[Extracted entries — start]
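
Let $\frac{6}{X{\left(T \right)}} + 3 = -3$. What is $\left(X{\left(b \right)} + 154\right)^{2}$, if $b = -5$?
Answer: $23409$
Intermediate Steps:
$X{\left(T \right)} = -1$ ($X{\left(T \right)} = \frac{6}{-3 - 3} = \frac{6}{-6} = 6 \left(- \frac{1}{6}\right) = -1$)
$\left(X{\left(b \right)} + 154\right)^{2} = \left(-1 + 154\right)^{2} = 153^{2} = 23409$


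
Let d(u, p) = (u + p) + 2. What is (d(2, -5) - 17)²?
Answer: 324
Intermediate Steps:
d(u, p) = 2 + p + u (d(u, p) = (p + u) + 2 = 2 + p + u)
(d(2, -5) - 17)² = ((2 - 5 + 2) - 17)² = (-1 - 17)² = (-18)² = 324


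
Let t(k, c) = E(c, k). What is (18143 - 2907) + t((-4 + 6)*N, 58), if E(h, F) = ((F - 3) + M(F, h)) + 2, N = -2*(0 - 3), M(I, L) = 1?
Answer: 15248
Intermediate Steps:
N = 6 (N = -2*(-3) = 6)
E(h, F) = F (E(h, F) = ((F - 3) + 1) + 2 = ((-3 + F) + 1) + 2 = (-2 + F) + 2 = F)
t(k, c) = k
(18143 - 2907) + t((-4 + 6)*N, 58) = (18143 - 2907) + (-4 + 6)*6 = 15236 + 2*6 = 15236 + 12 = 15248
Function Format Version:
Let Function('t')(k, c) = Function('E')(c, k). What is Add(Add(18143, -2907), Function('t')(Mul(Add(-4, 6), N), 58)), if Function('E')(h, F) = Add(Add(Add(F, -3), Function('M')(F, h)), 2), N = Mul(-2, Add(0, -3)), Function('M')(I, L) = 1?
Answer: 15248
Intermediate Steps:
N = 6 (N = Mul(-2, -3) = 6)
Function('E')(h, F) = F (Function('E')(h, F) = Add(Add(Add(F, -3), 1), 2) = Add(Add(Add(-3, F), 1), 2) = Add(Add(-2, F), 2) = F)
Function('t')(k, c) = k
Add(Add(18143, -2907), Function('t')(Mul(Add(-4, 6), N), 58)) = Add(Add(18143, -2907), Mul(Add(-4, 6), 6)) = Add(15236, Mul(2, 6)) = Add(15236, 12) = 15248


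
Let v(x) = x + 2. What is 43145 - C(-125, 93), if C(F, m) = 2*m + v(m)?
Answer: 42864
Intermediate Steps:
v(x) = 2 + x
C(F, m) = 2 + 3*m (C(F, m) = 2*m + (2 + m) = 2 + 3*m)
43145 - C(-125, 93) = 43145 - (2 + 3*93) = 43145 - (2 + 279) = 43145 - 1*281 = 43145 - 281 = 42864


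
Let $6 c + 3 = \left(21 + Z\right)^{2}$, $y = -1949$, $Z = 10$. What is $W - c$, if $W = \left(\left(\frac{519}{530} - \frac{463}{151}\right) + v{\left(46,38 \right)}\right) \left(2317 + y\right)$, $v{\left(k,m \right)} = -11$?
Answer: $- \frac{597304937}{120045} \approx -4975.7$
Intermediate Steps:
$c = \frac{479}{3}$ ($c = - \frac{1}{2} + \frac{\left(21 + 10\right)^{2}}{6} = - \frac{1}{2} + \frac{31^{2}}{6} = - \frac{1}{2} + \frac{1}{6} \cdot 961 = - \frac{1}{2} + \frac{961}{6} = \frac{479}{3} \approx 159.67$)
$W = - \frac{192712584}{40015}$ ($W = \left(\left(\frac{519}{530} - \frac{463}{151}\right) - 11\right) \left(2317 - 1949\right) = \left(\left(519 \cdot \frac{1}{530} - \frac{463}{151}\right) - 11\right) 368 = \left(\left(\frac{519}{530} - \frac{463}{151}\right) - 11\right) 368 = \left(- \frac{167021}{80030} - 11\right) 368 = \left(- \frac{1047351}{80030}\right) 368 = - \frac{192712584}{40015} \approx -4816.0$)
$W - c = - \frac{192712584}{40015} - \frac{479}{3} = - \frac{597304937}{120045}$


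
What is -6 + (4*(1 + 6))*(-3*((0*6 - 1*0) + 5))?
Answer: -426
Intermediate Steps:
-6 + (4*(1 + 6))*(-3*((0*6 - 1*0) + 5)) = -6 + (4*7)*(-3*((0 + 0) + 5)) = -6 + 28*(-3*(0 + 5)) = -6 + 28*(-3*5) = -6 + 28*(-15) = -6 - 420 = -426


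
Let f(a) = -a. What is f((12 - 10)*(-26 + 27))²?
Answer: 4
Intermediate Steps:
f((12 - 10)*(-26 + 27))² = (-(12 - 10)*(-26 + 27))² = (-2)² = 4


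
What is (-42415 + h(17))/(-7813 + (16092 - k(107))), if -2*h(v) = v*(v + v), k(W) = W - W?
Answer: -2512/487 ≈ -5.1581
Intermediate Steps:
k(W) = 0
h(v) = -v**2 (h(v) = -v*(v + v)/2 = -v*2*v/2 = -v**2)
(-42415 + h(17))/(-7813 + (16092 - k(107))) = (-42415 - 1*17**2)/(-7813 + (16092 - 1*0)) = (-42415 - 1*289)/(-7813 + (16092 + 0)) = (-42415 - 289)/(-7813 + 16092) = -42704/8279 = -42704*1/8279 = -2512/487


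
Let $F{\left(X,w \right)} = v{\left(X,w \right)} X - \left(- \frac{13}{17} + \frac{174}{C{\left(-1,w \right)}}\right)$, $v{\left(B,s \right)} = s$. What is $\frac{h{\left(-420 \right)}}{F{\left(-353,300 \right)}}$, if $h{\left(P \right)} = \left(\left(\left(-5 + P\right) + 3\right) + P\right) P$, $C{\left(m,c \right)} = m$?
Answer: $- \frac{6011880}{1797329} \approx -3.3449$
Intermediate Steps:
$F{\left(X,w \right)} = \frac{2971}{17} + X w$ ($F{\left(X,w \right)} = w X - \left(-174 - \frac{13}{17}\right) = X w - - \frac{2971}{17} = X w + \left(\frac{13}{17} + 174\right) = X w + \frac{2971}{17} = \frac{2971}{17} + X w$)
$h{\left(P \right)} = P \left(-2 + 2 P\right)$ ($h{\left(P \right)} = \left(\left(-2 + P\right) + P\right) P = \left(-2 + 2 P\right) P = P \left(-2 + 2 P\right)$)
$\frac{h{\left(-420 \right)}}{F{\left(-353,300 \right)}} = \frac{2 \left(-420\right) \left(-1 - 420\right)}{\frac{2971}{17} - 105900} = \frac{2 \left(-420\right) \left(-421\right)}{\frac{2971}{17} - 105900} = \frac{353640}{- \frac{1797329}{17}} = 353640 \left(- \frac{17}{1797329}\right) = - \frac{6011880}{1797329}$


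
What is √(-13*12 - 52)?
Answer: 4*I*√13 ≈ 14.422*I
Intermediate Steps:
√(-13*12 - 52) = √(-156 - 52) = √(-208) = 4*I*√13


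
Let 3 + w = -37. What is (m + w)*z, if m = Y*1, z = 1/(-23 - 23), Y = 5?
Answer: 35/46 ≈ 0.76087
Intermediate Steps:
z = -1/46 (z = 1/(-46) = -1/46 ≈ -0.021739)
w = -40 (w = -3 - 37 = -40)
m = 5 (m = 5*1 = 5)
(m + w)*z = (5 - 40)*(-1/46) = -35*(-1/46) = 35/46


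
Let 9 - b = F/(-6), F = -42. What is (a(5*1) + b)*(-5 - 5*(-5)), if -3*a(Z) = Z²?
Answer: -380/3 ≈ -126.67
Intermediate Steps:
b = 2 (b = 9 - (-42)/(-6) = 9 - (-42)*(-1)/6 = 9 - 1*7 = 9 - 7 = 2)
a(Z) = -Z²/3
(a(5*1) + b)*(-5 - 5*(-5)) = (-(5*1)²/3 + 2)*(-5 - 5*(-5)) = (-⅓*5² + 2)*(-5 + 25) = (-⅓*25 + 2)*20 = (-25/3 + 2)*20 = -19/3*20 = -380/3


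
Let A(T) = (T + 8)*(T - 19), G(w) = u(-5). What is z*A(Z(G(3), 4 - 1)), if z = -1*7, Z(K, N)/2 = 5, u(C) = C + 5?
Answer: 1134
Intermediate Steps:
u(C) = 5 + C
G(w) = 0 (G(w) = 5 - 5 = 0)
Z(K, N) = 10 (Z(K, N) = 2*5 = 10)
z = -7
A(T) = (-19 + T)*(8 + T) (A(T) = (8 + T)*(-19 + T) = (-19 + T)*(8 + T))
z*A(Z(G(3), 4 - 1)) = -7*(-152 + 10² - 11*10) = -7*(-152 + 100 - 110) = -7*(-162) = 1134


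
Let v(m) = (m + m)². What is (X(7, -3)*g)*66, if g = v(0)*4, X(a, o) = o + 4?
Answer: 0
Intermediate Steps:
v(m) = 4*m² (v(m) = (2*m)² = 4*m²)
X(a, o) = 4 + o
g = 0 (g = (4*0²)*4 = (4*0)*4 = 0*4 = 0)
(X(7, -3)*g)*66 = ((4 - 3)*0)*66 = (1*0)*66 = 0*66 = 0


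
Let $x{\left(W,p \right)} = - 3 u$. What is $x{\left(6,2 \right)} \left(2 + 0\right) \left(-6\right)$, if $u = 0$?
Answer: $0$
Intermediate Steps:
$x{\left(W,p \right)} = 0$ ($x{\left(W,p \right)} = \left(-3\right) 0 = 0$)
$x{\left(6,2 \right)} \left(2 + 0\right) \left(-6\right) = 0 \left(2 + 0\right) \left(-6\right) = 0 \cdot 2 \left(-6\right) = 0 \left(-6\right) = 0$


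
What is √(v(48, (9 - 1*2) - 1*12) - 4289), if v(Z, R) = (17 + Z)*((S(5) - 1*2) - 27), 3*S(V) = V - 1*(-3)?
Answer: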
[Extracted entries — finish]
[Extracted entries — start]
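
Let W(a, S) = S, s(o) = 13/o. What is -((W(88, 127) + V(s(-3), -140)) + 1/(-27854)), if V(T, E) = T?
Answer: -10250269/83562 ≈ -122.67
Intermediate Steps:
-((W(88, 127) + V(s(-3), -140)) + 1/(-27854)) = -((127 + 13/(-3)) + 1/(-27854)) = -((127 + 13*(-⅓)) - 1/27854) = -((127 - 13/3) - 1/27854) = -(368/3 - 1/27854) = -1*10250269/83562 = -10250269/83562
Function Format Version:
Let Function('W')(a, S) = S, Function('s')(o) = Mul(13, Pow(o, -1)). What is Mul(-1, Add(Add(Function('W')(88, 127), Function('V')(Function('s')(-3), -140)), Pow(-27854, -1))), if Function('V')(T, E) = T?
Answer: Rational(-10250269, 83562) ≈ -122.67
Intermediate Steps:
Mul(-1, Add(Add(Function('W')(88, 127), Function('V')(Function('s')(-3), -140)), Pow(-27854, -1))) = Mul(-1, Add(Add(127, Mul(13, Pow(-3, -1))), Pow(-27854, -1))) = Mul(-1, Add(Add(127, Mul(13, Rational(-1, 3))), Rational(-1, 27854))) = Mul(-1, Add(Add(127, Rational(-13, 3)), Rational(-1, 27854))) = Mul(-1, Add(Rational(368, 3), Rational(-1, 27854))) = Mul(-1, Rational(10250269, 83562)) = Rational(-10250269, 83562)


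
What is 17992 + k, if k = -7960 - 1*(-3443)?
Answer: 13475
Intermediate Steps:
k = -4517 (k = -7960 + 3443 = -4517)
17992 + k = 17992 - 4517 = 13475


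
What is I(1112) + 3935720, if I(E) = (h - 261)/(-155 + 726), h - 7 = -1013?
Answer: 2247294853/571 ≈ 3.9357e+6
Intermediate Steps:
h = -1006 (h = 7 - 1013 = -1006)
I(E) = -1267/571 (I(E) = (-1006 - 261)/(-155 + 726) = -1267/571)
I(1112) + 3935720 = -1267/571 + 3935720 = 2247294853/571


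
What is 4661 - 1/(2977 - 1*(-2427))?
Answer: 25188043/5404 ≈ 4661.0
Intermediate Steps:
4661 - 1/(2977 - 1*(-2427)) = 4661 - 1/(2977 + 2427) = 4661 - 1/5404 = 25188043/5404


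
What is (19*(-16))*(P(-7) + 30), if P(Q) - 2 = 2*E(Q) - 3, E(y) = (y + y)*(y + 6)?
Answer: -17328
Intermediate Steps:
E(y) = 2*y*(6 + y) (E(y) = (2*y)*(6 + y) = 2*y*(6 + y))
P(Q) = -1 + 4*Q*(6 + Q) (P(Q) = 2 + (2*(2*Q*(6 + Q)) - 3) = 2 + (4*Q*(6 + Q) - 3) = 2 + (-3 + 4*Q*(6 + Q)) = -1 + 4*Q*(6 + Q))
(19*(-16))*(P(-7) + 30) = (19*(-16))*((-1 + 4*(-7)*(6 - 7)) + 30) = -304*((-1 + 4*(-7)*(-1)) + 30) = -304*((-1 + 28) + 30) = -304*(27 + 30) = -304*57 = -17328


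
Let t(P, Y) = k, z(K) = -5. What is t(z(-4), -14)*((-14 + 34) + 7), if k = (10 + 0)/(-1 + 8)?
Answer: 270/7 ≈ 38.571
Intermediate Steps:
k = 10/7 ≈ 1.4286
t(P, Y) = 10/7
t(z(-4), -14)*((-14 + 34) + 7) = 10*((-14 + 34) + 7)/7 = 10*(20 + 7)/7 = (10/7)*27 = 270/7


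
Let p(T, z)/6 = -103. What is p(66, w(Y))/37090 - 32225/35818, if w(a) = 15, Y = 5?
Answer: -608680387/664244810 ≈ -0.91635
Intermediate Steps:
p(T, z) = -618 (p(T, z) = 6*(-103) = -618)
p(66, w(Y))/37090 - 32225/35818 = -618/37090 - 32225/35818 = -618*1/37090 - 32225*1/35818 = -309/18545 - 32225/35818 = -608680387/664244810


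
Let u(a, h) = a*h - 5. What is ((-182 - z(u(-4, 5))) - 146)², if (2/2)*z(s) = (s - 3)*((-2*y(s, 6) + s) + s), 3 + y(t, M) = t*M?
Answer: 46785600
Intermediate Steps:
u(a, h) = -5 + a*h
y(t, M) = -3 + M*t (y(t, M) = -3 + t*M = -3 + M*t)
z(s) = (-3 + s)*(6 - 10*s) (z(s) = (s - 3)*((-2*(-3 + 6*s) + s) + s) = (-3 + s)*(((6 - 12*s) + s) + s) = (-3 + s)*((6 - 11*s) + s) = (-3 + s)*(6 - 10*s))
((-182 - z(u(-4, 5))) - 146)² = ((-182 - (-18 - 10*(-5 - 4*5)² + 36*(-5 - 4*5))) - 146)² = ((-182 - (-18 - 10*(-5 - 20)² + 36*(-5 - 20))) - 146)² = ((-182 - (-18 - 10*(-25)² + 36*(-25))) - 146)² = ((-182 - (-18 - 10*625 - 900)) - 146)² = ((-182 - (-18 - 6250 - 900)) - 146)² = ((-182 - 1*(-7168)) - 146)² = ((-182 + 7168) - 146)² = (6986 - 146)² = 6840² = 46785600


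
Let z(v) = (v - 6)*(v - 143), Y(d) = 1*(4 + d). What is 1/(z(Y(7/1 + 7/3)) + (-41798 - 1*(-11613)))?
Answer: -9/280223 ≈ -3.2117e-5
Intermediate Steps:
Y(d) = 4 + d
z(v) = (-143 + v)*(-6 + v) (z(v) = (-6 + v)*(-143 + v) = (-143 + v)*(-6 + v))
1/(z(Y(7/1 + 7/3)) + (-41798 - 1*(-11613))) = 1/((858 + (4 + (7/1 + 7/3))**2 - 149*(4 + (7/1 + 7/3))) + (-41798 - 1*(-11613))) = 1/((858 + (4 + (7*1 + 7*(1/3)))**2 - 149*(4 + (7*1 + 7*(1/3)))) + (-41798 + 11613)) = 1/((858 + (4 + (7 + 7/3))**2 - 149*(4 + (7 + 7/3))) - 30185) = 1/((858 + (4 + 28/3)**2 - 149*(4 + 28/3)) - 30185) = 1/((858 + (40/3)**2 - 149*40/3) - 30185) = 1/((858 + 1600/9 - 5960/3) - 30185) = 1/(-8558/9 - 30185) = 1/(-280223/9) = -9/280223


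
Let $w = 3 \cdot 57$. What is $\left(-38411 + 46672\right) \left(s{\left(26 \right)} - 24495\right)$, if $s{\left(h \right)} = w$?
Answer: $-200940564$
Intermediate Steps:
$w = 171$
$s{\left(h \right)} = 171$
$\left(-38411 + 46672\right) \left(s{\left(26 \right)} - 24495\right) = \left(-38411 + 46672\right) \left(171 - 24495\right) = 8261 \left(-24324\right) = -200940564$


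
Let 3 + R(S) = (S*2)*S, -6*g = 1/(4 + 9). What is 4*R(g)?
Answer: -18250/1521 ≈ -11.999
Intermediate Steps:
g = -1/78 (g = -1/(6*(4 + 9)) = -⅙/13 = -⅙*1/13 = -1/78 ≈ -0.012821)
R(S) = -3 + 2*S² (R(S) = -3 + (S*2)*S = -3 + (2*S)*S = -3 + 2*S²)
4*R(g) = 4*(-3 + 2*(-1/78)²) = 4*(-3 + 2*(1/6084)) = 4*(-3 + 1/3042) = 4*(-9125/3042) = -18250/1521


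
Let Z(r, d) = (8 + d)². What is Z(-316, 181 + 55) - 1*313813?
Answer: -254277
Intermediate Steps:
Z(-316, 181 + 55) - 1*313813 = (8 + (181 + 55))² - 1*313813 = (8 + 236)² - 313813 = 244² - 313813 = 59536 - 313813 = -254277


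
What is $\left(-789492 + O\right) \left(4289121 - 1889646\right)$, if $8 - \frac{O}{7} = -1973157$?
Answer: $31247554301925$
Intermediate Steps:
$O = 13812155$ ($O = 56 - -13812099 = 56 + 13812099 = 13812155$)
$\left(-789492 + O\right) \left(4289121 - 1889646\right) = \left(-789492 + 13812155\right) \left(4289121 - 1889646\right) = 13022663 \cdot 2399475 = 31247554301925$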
[Extracted entries — finish]
Exercise aim: Within the data above, the span starting at the line containing "Let W(a, S)" and ending at the line containing "Answer: -17328" is to be retyped exactly, with no other lines.

Solution to the problem:
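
Let W(a, S) = S, s(o) = 13/o. What is -((W(88, 127) + V(s(-3), -140)) + 1/(-27854)), if V(T, E) = T?
Answer: -10250269/83562 ≈ -122.67
Intermediate Steps:
-((W(88, 127) + V(s(-3), -140)) + 1/(-27854)) = -((127 + 13/(-3)) + 1/(-27854)) = -((127 + 13*(-⅓)) - 1/27854) = -((127 - 13/3) - 1/27854) = -(368/3 - 1/27854) = -1*10250269/83562 = -10250269/83562
Function Format Version:
Let Function('W')(a, S) = S, Function('s')(o) = Mul(13, Pow(o, -1)). What is Mul(-1, Add(Add(Function('W')(88, 127), Function('V')(Function('s')(-3), -140)), Pow(-27854, -1))), if Function('V')(T, E) = T?
Answer: Rational(-10250269, 83562) ≈ -122.67
Intermediate Steps:
Mul(-1, Add(Add(Function('W')(88, 127), Function('V')(Function('s')(-3), -140)), Pow(-27854, -1))) = Mul(-1, Add(Add(127, Mul(13, Pow(-3, -1))), Pow(-27854, -1))) = Mul(-1, Add(Add(127, Mul(13, Rational(-1, 3))), Rational(-1, 27854))) = Mul(-1, Add(Add(127, Rational(-13, 3)), Rational(-1, 27854))) = Mul(-1, Add(Rational(368, 3), Rational(-1, 27854))) = Mul(-1, Rational(10250269, 83562)) = Rational(-10250269, 83562)


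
What is 17992 + k, if k = -7960 - 1*(-3443)?
Answer: 13475
Intermediate Steps:
k = -4517 (k = -7960 + 3443 = -4517)
17992 + k = 17992 - 4517 = 13475


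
What is I(1112) + 3935720, if I(E) = (h - 261)/(-155 + 726), h - 7 = -1013?
Answer: 2247294853/571 ≈ 3.9357e+6
Intermediate Steps:
h = -1006 (h = 7 - 1013 = -1006)
I(E) = -1267/571 (I(E) = (-1006 - 261)/(-155 + 726) = -1267/571)
I(1112) + 3935720 = -1267/571 + 3935720 = 2247294853/571


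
What is 4661 - 1/(2977 - 1*(-2427))?
Answer: 25188043/5404 ≈ 4661.0
Intermediate Steps:
4661 - 1/(2977 - 1*(-2427)) = 4661 - 1/(2977 + 2427) = 4661 - 1/5404 = 25188043/5404


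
What is (19*(-16))*(P(-7) + 30), if P(Q) - 2 = 2*E(Q) - 3, E(y) = (y + y)*(y + 6)?
Answer: -17328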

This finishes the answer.